TASK: Copy out the line containing "[2024-09-22T22:19:45] [inventory-service] INFO" and each line after it, through the last one in the material, exactly as written.

PROVIDED DATA:
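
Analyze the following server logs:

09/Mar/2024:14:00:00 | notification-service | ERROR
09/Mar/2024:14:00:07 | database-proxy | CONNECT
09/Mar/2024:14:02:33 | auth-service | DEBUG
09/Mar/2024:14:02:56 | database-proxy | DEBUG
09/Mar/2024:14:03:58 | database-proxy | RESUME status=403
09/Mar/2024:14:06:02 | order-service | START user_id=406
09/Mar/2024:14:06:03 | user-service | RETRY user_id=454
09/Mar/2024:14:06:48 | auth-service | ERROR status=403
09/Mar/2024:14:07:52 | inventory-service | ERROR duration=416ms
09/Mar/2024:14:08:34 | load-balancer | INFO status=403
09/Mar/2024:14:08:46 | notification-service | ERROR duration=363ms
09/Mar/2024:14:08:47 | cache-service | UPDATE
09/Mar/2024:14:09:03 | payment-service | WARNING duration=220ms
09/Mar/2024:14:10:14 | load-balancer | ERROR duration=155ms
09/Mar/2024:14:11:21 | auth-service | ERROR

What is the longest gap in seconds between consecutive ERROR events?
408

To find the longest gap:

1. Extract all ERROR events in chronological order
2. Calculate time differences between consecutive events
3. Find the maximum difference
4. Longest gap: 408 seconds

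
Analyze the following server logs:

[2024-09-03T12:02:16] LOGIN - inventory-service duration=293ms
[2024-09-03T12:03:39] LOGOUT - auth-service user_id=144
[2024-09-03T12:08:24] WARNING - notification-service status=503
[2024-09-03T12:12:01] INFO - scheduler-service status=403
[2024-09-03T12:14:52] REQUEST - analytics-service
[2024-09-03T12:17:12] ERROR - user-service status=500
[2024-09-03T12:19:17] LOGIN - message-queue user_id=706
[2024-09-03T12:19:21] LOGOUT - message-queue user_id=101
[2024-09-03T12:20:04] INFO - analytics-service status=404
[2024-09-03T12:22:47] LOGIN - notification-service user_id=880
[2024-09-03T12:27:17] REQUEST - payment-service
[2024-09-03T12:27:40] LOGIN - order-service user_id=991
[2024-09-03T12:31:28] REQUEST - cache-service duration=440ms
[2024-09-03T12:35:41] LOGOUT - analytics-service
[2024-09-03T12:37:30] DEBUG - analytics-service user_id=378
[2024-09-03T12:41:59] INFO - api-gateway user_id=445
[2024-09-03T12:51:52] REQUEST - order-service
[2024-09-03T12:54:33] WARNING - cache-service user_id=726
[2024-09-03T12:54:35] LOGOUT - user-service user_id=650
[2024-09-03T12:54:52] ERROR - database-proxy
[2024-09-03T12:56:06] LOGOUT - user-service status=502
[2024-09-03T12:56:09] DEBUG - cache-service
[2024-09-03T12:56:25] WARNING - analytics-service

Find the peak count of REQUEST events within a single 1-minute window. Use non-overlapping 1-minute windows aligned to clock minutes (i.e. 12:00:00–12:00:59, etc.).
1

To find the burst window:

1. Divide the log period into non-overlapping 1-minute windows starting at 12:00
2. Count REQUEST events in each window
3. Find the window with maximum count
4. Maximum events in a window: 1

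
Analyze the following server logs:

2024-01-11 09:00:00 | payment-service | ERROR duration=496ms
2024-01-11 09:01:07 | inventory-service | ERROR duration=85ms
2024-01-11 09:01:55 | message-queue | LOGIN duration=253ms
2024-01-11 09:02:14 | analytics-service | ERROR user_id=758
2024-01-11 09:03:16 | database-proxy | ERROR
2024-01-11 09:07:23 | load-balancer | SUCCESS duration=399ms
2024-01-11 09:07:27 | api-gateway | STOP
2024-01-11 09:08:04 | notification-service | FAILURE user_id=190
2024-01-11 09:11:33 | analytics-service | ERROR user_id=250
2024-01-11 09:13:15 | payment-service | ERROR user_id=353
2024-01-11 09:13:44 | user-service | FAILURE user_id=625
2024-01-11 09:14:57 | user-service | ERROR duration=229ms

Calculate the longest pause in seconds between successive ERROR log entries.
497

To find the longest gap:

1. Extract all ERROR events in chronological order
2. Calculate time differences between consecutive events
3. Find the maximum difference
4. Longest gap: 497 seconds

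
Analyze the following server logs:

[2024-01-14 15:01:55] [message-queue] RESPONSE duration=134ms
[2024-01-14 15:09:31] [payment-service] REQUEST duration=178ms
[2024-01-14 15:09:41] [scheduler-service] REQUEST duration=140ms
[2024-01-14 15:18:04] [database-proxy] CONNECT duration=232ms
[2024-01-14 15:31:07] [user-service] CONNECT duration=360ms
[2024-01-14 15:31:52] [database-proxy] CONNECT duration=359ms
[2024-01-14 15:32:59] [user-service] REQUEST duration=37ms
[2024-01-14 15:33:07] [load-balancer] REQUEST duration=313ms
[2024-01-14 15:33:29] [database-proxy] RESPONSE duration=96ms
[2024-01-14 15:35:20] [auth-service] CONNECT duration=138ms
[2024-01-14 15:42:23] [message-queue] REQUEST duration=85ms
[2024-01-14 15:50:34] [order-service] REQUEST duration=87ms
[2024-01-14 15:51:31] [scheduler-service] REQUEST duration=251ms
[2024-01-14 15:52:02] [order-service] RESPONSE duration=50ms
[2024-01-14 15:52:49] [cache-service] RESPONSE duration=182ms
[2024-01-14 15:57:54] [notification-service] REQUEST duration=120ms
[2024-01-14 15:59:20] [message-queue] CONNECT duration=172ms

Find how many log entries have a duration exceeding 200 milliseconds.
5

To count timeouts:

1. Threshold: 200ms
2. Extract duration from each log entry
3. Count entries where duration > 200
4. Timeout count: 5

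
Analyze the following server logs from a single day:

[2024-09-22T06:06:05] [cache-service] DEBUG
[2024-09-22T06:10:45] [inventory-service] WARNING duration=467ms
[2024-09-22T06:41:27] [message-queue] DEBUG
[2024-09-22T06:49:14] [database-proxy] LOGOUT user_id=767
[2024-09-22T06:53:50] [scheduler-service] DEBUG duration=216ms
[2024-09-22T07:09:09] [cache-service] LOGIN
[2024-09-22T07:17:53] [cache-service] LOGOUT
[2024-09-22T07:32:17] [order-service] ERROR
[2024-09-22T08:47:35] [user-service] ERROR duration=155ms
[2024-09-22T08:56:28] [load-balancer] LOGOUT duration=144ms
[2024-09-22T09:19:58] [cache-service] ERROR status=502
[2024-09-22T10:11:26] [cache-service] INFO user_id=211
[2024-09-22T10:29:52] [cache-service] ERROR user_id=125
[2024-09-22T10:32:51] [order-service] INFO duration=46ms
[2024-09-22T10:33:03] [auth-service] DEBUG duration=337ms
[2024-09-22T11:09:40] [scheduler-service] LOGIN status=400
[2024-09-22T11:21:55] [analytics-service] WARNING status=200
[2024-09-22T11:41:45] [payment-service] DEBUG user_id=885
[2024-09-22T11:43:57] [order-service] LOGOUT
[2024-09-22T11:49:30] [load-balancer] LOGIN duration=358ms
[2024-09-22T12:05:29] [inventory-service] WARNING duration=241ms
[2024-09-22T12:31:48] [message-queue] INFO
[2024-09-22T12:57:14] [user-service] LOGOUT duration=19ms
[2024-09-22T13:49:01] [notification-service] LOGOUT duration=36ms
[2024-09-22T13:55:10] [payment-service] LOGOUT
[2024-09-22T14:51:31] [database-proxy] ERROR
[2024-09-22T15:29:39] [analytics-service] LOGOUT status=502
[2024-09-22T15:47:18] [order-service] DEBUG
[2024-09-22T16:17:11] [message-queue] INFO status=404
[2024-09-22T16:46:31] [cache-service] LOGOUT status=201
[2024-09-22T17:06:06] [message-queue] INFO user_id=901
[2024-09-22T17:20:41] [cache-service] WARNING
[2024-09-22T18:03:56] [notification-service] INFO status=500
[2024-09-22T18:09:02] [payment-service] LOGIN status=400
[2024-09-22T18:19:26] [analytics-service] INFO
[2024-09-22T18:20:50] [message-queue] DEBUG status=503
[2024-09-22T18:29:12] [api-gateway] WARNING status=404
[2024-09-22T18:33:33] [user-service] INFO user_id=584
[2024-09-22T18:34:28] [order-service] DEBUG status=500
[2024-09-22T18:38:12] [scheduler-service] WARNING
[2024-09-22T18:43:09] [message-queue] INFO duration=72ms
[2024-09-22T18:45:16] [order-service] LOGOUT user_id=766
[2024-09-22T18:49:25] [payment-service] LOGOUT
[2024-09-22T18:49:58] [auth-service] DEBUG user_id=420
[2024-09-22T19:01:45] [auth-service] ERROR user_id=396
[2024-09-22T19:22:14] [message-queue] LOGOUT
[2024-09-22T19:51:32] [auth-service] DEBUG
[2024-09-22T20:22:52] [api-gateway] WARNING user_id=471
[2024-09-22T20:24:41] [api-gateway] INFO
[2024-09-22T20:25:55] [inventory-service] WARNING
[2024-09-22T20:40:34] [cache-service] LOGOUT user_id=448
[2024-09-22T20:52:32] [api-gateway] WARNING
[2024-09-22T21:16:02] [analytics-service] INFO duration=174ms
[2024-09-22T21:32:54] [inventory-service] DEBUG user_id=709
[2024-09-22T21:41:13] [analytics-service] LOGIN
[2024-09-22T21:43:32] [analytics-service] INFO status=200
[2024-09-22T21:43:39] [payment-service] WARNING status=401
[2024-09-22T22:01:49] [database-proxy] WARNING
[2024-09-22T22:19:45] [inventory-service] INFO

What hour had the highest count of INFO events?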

OUTPUT BELOW:
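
[2024-09-22T22:19:45] [inventory-service] INFO

What hour had the highest count of INFO events?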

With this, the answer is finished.